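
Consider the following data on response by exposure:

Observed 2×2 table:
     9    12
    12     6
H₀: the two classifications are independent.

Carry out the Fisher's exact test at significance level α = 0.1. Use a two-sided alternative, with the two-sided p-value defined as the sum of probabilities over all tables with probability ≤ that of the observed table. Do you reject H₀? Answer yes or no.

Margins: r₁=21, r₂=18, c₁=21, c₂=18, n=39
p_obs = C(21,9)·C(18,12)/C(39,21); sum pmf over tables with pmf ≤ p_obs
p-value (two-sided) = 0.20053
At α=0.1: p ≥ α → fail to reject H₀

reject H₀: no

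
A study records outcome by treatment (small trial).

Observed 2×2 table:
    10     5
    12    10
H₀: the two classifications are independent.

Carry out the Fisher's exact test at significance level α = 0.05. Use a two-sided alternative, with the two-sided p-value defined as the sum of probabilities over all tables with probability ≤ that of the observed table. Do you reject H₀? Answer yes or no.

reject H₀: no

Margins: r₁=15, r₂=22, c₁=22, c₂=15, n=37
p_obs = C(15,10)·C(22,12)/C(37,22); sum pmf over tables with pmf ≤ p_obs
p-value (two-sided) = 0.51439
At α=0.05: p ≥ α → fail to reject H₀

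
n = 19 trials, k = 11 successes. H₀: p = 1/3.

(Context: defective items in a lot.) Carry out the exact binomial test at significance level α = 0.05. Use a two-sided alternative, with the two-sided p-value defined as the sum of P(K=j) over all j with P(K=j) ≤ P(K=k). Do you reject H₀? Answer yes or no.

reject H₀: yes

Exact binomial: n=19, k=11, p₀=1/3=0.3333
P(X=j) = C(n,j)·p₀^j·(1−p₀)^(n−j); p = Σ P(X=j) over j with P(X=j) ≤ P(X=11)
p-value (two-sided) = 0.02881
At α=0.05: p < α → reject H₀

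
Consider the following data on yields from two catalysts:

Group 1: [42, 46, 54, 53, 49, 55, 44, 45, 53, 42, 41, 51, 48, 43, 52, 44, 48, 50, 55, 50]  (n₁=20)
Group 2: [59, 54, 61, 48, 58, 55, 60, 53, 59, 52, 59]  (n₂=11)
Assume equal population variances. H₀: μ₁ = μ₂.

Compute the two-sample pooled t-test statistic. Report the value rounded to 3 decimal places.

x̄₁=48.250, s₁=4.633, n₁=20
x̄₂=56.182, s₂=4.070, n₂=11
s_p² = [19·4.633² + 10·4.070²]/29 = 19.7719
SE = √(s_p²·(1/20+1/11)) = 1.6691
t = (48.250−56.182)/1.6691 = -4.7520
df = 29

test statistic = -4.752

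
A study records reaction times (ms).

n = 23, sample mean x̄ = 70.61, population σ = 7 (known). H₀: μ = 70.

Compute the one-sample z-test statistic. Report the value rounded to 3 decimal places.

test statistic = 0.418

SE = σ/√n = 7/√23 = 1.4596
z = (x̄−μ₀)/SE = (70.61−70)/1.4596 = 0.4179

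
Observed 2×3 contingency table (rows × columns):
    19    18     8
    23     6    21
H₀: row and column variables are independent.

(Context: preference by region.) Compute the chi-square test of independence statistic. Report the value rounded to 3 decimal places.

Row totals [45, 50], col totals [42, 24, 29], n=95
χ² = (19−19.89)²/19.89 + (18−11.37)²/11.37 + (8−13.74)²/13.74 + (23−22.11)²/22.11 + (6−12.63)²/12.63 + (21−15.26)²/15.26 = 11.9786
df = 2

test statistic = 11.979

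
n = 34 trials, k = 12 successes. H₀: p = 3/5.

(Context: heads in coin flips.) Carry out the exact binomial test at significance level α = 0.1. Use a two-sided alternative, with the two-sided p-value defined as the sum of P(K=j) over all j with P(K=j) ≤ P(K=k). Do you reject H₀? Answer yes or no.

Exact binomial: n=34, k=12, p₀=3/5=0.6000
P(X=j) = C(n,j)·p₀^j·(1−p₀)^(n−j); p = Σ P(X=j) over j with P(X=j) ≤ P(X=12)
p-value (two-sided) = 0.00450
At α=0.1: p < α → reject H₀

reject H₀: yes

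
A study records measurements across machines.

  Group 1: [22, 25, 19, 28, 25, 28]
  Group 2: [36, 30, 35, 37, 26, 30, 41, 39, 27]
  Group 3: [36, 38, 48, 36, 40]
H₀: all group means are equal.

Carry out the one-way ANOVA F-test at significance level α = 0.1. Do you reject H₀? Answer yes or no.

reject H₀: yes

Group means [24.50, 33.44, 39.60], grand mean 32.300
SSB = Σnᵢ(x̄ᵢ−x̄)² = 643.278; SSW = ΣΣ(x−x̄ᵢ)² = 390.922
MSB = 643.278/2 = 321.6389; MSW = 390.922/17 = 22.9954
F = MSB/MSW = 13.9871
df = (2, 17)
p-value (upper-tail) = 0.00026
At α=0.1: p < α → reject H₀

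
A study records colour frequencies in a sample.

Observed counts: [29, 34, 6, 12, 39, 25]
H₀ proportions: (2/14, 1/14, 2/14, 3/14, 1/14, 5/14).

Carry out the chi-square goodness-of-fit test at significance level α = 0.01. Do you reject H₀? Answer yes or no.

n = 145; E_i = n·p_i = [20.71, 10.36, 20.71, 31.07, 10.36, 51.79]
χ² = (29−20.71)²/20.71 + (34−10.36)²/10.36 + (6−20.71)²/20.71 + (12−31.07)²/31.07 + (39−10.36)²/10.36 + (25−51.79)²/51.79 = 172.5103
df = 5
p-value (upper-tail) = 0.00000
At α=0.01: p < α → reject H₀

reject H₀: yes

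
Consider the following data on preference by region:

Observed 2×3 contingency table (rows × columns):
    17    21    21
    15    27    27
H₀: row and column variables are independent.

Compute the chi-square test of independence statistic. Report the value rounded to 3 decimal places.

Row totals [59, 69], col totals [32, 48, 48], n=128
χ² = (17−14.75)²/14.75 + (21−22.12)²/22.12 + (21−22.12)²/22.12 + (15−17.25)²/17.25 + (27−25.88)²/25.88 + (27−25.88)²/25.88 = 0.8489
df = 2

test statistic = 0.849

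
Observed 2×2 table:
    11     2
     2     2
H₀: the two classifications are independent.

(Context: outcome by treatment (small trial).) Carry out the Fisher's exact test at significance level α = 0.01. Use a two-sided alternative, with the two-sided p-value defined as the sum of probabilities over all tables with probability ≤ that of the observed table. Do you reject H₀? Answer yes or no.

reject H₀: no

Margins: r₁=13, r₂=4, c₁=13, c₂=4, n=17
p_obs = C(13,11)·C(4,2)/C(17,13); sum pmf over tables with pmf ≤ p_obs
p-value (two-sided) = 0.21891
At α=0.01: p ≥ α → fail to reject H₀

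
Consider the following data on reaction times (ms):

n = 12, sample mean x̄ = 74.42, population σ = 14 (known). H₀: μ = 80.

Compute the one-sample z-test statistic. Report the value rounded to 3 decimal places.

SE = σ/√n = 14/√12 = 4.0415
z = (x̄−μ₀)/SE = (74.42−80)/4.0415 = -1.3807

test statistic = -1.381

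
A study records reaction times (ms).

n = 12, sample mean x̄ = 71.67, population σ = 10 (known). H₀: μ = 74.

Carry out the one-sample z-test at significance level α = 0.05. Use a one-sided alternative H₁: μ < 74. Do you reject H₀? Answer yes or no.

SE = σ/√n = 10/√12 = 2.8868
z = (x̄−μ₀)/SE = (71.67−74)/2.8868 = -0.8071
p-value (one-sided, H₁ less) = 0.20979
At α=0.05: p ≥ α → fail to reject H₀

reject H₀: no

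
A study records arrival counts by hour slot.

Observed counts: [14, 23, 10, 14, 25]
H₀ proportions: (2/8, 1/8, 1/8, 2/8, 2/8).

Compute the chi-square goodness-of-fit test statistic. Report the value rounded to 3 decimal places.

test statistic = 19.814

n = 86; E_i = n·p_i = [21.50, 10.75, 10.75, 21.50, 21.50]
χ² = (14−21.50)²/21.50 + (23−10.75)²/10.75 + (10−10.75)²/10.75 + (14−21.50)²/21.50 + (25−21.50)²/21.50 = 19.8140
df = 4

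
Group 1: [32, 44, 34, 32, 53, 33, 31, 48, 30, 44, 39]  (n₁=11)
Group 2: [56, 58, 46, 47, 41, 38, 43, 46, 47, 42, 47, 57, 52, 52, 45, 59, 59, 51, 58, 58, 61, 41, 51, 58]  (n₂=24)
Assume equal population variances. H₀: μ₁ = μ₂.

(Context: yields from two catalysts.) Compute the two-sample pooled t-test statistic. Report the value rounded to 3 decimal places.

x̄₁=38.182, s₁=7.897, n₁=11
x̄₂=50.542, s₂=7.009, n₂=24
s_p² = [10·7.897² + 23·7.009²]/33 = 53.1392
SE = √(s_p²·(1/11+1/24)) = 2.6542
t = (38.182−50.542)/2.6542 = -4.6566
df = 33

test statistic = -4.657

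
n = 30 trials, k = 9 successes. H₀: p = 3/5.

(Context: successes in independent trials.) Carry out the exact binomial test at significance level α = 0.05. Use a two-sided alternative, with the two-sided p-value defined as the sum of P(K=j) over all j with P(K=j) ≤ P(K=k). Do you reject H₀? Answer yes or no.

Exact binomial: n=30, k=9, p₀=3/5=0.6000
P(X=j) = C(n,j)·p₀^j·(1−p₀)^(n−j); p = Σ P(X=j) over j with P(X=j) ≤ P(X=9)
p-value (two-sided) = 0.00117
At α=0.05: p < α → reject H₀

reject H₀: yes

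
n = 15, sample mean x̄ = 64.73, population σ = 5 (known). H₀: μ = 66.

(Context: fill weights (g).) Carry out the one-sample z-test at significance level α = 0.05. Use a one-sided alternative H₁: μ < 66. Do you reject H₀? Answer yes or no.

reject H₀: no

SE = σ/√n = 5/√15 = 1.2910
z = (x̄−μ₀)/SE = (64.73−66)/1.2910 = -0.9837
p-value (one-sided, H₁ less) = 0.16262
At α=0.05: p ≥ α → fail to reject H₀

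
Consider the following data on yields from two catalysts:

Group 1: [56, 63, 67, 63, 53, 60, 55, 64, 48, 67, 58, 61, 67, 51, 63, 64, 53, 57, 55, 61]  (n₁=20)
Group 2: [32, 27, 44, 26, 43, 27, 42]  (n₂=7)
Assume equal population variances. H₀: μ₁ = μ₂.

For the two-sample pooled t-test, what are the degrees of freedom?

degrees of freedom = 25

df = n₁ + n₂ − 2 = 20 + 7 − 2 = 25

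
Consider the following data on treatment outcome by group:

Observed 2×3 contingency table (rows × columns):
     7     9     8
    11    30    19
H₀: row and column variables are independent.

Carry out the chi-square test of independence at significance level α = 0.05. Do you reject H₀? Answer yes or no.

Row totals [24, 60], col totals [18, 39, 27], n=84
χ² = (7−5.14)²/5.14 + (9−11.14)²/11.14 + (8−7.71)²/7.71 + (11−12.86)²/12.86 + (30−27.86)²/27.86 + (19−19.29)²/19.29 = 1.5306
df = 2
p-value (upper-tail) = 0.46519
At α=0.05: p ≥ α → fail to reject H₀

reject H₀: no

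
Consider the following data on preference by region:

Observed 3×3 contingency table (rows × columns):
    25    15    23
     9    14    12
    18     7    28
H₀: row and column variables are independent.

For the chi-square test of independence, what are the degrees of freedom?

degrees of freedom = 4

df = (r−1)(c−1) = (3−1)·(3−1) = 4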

--

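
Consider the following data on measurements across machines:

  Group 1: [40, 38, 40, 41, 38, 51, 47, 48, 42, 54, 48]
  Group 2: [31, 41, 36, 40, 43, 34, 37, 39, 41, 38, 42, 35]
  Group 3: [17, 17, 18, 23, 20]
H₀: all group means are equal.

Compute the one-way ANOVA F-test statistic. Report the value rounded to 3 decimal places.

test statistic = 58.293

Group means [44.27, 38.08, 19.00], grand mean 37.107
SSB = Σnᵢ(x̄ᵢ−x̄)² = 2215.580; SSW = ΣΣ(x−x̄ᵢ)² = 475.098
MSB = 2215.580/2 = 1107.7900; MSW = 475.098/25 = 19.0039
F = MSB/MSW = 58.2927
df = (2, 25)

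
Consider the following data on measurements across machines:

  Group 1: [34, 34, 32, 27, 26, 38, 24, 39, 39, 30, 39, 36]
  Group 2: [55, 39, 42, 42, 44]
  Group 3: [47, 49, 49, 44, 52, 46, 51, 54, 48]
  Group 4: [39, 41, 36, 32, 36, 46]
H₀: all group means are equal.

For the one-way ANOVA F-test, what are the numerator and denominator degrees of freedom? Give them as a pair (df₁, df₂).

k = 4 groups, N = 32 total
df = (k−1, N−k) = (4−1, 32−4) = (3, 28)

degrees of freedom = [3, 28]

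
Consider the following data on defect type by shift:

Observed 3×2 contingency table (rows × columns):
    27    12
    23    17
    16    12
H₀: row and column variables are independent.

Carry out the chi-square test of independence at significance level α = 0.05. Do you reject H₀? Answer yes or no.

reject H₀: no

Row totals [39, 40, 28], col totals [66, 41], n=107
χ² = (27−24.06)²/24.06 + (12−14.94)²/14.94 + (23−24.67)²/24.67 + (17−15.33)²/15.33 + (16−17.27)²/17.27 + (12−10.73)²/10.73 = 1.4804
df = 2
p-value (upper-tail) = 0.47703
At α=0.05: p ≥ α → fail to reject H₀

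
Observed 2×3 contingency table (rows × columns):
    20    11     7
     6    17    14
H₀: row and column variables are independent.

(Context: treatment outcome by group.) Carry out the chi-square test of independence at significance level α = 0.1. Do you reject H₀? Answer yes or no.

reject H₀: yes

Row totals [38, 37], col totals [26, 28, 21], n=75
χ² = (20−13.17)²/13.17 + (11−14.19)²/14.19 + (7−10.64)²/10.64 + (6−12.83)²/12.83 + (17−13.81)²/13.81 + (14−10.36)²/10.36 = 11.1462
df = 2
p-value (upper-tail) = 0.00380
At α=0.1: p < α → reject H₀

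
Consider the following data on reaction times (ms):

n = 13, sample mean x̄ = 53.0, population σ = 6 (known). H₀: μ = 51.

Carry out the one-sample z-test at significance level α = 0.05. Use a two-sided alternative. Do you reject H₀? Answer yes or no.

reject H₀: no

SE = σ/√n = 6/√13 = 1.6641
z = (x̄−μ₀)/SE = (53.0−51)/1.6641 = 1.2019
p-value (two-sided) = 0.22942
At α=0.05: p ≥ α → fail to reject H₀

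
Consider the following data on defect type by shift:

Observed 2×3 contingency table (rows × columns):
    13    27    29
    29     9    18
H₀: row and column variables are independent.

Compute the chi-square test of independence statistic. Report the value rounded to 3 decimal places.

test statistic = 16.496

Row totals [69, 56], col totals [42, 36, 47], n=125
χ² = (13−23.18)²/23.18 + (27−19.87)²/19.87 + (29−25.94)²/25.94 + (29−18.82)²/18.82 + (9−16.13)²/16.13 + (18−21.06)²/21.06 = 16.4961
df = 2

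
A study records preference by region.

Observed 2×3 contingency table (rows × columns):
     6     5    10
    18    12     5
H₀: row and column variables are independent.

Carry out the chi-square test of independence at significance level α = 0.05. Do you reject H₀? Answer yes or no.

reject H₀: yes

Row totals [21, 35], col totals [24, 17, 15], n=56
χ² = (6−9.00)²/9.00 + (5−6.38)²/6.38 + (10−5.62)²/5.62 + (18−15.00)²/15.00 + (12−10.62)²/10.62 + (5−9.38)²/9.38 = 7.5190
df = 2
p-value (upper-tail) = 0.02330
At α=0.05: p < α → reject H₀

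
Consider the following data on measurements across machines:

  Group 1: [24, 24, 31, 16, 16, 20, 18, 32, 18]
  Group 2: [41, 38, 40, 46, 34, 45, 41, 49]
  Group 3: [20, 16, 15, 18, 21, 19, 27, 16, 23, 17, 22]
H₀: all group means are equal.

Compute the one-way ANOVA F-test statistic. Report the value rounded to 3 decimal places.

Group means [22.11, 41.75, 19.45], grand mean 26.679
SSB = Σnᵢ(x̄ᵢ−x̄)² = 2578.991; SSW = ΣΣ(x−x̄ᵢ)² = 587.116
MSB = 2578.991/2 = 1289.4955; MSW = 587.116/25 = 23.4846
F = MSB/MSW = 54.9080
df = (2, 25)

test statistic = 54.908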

WORK ITEM ::
In the entries above, count the lines that include "records" and write nothing but that number.

SOLUTION ::
7